(Saved entries)
════════════════
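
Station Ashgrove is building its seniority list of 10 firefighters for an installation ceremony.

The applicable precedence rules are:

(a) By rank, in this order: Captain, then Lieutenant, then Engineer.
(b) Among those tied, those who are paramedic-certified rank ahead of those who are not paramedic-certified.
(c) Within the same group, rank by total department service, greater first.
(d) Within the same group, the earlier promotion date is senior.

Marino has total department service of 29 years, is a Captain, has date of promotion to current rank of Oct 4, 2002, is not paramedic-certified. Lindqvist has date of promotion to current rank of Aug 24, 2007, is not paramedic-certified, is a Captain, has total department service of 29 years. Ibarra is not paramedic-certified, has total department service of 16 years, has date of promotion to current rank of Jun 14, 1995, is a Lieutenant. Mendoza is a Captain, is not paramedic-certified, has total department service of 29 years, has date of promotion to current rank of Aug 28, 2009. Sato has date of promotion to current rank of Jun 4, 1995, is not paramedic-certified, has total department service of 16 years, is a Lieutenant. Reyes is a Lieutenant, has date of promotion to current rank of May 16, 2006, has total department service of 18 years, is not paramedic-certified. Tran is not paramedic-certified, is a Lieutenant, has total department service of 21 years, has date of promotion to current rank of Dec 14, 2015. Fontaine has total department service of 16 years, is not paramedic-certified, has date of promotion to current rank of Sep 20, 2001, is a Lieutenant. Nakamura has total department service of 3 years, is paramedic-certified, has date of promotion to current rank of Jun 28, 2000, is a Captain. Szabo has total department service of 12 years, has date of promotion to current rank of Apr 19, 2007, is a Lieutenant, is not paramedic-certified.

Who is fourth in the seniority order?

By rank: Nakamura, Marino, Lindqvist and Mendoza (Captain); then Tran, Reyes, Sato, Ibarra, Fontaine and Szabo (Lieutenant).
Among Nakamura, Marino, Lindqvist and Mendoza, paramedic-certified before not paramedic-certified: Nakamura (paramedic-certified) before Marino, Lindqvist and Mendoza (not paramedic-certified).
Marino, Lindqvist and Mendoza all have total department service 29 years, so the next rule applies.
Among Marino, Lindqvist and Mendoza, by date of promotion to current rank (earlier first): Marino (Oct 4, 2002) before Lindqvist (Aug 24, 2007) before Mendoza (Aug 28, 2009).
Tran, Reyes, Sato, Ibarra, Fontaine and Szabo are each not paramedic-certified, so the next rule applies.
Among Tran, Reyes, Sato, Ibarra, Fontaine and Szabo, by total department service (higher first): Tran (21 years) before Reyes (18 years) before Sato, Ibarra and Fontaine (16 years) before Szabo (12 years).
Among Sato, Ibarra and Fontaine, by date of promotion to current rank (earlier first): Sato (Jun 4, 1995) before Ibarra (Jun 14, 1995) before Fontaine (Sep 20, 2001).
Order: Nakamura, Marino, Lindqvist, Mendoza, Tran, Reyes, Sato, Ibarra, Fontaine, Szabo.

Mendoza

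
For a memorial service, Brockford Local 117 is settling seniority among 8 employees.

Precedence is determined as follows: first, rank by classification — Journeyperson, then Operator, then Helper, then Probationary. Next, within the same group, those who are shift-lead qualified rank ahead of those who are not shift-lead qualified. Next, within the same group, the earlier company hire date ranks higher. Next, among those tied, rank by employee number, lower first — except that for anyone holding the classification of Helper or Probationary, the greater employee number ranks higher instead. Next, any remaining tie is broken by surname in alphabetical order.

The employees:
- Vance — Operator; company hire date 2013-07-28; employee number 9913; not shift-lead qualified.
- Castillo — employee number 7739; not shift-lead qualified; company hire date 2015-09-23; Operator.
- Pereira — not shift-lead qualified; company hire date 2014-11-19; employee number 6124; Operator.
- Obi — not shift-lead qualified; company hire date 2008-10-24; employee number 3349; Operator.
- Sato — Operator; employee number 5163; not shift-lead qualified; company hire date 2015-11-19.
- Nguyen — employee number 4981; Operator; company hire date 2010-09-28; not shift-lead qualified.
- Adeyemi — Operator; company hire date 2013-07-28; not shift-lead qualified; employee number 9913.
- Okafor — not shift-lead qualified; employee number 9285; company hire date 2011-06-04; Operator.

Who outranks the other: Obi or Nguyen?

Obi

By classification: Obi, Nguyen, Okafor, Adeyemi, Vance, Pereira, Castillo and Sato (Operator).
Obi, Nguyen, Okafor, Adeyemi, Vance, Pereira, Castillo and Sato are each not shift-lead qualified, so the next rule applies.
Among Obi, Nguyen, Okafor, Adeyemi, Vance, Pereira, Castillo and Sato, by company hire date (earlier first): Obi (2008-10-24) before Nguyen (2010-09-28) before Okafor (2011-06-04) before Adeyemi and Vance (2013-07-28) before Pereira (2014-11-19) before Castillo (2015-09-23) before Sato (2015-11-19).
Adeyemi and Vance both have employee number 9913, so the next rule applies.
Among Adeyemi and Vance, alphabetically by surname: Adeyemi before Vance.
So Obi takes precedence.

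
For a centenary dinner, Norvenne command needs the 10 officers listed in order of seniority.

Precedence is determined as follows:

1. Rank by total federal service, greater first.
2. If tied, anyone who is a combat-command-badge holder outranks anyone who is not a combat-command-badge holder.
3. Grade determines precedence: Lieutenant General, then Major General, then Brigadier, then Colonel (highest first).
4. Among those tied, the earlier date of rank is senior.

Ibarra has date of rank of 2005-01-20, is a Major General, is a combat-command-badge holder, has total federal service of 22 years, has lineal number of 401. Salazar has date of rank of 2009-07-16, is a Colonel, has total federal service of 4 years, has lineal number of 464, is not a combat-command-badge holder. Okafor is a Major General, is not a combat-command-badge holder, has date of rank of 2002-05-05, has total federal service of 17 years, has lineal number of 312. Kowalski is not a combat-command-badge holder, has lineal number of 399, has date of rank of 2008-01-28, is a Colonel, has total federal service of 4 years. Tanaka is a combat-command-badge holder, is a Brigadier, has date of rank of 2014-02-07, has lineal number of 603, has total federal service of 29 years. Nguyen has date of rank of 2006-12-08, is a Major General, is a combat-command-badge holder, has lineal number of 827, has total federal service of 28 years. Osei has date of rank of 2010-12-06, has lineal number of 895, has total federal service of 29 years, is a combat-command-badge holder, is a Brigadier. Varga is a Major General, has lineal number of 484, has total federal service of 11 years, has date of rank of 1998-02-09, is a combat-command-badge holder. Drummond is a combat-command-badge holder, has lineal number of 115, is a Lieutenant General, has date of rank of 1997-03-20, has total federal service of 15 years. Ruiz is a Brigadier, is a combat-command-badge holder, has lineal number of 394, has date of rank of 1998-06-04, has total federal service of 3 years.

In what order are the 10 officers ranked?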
════════════════
• _TASK DESCRIPTION_:
In the entries above, find every line holding the word "employees" and copy it out.

• _PROBLEM SOLUTION_:
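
For a memorial service, Brockford Local 117 is settling seniority among 8 employees.
The employees: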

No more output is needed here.